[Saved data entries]
* * * * * * * * *

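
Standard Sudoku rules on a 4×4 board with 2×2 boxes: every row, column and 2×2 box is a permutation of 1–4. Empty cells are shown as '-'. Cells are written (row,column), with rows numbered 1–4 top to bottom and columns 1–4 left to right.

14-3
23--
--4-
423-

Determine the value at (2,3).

(1,3) = 2: row 1 has {1,3,4}; col 3 has {3,4}; box has {3} → only 2 remains.
(2,3) = 1: row 2 has {2,3}; col 3 has {2,3,4}; box has {2,3} → only 1 remains.

1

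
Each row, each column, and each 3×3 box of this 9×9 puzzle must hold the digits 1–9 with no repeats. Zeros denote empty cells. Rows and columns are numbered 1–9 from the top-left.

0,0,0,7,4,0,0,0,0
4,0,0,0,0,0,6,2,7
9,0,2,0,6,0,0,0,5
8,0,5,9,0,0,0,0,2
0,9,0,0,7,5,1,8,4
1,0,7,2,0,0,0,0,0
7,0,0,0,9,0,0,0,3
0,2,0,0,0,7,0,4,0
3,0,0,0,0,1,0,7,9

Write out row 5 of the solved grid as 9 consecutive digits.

296375184

R6C9 = 6 (sole candidate).
R4C8 = 3 (sole candidate).
R3C8 = 1 (sole candidate).
R4C5 = 1 (sole candidate).
R4C7 = 7 (sole candidate).
R1C8 = 9 (sole candidate).
R1C9 = 8 (sole candidate).
R6C8 = 5 (sole candidate).
R7C8 = 6 (sole candidate).
R8C9 = 1 (sole candidate).
R1C7 = 3 (sole candidate).
R3C7 = 4 (sole candidate).
R6C7 = 9 (sole candidate).
R1C6 = 2 (sole candidate).
R2C6 = 9 (hidden single in row 2).
R3C2 = 7 (hidden single in row 3).
R5C1 = 2: in row 5, 2 can only go here (every other open cell in that row sees a 2).
R7C7 = 2 (hidden single in row 7).
R8C3 = 9 (hidden single in row 8).
R9C5 = 2 (hidden single in row 9).
R2C4 = 1 (hidden single in column 4).
R4C6 = 6 (hidden single in column 6).
R4C2 = 4 (sole candidate).
R5C4 = 3: row 5 has {1,2,4,5,7,8,9}; col 4 has {1,2,7,9}; box has {1,2,5,6,7,9} → only 3 remains.
R6C2 = 3 (sole candidate).
R6C5 = 8 (sole candidate).
R6C6 = 4 (sole candidate).
R7C6 = 8 (sole candidate).
R3C4 = 8 (sole candidate).
R3C6 = 3 (sole candidate).
R5C3 = 6: row 5 has {1,2,3,4,5,7,8,9}; col 3 has {2,5,7,9}; box has {1,2,3,4,5,7,8,9} → only 6 remains.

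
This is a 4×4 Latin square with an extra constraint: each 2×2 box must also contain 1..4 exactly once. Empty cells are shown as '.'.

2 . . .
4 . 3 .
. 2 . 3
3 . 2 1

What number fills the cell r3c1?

r1c4 = 4: row 1 has {2}; col 4 has {1,3}; box has {3} → only 4 remains.
r2c2 = 1: row 2 has {3,4}; col 2 has {2}; box has {2,4} → only 1 remains.
r2c4 = 2: row 2 has {1,3,4}; col 4 has {1,3,4}; box has {3,4} → only 2 remains.
r3c1 = 1: row 3 has {2,3}; col 1 has {2,3,4}; box has {2,3} → only 1 remains.

1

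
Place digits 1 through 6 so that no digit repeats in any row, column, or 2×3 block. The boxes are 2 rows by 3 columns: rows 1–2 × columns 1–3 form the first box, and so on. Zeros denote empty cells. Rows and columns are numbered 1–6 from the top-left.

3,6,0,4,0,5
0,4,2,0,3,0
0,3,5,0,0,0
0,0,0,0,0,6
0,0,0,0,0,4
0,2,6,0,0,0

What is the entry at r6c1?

r1c3 = 1: row 1 has {3,4,5,6}; col 3 has {2,5,6}; box has {2,3,4,6} → only 1 remains.
r1c5 = 2: row 1 has {1,3,4,5,6}; col 5 has {3}; box has {3,4,5} → only 2 remains.
r2c1 = 5: row 2 has {2,3,4}; col 1 has {3}; box has {1,2,3,4,6} → only 5 remains.
r2c6 = 1: row 2 has {2,3,4,5}; col 6 has {4,5,6}; box has {2,3,4,5} → only 1 remains.
r3c6 = 2: row 3 has {3,5}; col 6 has {1,4,5,6}; box has {6} → only 2 remains.
r4c2 = 1: row 4 has {6}; col 2 has {2,3,4,6}; box has {3,5} → only 1 remains.
r4c3 = 4: row 4 has {1,6}; col 3 has {1,2,5,6}; box has {1,3,5} → only 4 remains.
r4c5 = 5: row 4 has {1,4,6}; col 5 has {2,3}; box has {2,6} → only 5 remains.
r5c1 = 1: row 5 has {4}; col 1 has {3,5}; box has {2,6} → only 1 remains.
r5c2 = 5: row 5 has {1,4}; col 2 has {1,2,3,4,6}; box has {1,2,6} → only 5 remains.
r5c3 = 3: row 5 has {1,4,5}; col 3 has {1,2,4,5,6}; box has {1,2,5,6} → only 3 remains.
r5c5 = 6: row 5 has {1,3,4,5}; col 5 has {2,3,5}; box has {4} → only 6 remains.
r6c1 = 4: row 6 has {2,6}; col 1 has {1,3,5}; box has {1,2,3,5,6} → only 4 remains.

4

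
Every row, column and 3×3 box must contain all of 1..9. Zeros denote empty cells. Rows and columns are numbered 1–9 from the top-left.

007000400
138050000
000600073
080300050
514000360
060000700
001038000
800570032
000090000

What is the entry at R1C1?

6

R1C6 = 3 (hidden single in row 1).
R6C6 = 5 (hidden single in row 6).
R4C5 = 6 (hidden single in column 5).
R1C1 = 6: in box 1, 6 can only go here (every other open cell in that box sees a 6).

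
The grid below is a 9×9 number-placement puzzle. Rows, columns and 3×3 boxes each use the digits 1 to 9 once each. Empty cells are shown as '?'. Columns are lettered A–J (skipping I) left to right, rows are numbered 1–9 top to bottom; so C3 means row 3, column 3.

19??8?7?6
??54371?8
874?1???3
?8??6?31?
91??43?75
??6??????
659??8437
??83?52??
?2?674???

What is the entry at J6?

F1 = 2 (sole candidate).
A2 = 2 (sole candidate).
B2 = 6 (sole candidate).
H2 = 9 (sole candidate).
G3 = 5 (sole candidate).
H3 = 2 (sole candidate).
F4 = 9 (sole candidate).
C5 = 2 (sole candidate).
D5 = 8 (sole candidate).
G5 = 6 (sole candidate).
F6 = 1 (sole candidate).
E7 = 2 (sole candidate).
B8 = 4 (sole candidate).
E8 = 9 (sole candidate).
H8 = 6 (sole candidate).
J8 = 1 (sole candidate).
A9 = 3 (sole candidate).
C9 = 1 (sole candidate).
J9 = 9 (sole candidate).
C1 = 3 (sole candidate).
D1 = 5 (sole candidate).
H1 = 4 (sole candidate).
D3 = 9 (sole candidate).
F3 = 6 (sole candidate).
C4 = 7 (sole candidate).
D4 = 2 (sole candidate).
J4 = 4 (sole candidate).
B6 = 3 (sole candidate).
D6 = 7 (sole candidate).
E6 = 5 (sole candidate).
H6 = 8 (sole candidate).
J6 = 2: row 6 has {1,3,5,6,7,8}; col 9 has {1,3,4,5,6,7,8,9}; box has {1,3,4,5,6,7,8} → only 2 remains.

2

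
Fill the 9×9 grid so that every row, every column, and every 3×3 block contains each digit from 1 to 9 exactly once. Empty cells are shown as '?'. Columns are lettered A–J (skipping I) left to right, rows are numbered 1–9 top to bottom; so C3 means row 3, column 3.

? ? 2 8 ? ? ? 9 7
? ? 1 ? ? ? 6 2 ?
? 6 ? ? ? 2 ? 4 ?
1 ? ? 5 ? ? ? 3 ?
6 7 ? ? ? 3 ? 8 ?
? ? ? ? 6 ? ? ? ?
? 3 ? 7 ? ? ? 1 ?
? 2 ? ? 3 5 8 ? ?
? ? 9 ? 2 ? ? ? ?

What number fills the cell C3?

8

F1 = 6: in row 1, 6 can only go here (every other open cell in that row sees a 6).
J4 = 6: in row 4, 6 can only go here (every other open cell in that row sees a 6).
G4 = 2: in row 4, 2 can only go here (every other open cell in that row sees a 2).
D5 = 2: in row 5, 2 can only go here (every other open cell in that row sees a 2).
A6 = 2: in row 6, 2 can only go here (every other open cell in that row sees a 2).
C6 = 3: in row 6, 3 can only go here (every other open cell in that row sees a 3).
J7 = 2: in row 7, 2 can only go here (every other open cell in that row sees a 2).
C7 = 6: in row 7, 6 can only go here (every other open cell in that row sees a 6).
D8 = 1: in row 8, 1 can only go here (every other open cell in that row sees a 1).
J8 = 9: in row 8, 9 can only go here (every other open cell in that row sees a 9).
H8 = 6: in row 8, 6 can only go here (every other open cell in that row sees a 6).
B9 = 1: in row 9, 1 can only go here (every other open cell in that row sees a 1).
D9 = 6: in row 9, 6 can only go here (every other open cell in that row sees a 6).
F6 = 1: in column 6, 1 can only go here (every other open cell in that column sees a 1).
B6 = 8: in row 6, 8 can only go here (every other open cell in that row sees an 8).
C4 = 4: row 4 has {1,2,3,5,6}; col 3 has {1,2,3,6,9}; box has {1,2,3,6,7,8} → only 4 remains.
C5 = 5: row 5 has {2,3,6,7,8}; col 3 has {1,2,3,4,6,9}; box has {1,2,3,4,6,7,8} → only 5 remains.
C8 = 7: row 8 has {1,2,3,5,6,8,9}; col 3 has {1,2,3,4,5,6,9}; box has {1,2,3,6,9} → only 7 remains.
C3 = 8: row 3 has {2,4,6}; col 3 has {1,2,3,4,5,6,7,9}; box has {1,2,6} → only 8 remains.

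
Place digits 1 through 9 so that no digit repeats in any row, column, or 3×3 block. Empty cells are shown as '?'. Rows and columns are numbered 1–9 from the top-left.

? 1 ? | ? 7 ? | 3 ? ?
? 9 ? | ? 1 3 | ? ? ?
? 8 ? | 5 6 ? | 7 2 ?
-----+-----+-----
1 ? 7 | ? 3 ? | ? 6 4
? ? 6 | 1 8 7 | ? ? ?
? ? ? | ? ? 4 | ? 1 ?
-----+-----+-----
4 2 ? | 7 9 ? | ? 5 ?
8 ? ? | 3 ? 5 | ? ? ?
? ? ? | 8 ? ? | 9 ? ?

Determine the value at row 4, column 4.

row 3, column 1 = 3 (sole candidate).
row 3, column 3 = 4 (sole candidate).
row 3, column 6 = 9 (sole candidate).
row 3, column 9 = 1 (sole candidate).
row 4, column 2 = 5 (sole candidate).
row 4, column 6 = 2 (sole candidate).
row 4, column 7 = 8 (sole candidate).
row 6, column 2 = 3 (sole candidate).
row 6, column 5 = 5 (sole candidate).
row 6, column 7 = 2 (sole candidate).
row 1, column 6 = 8 (sole candidate).
row 4, column 4 = 9: row 4 has {1,2,3,4,5,6,7,8}; col 4 has {1,3,5,7,8}; box has {1,2,3,4,5,7,8} → only 9 remains.

9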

* * * * * * * * *

### Task objective:
Find each line in the records that includes the word "puzzle". Report the total and nothing more.

### Written answer:
2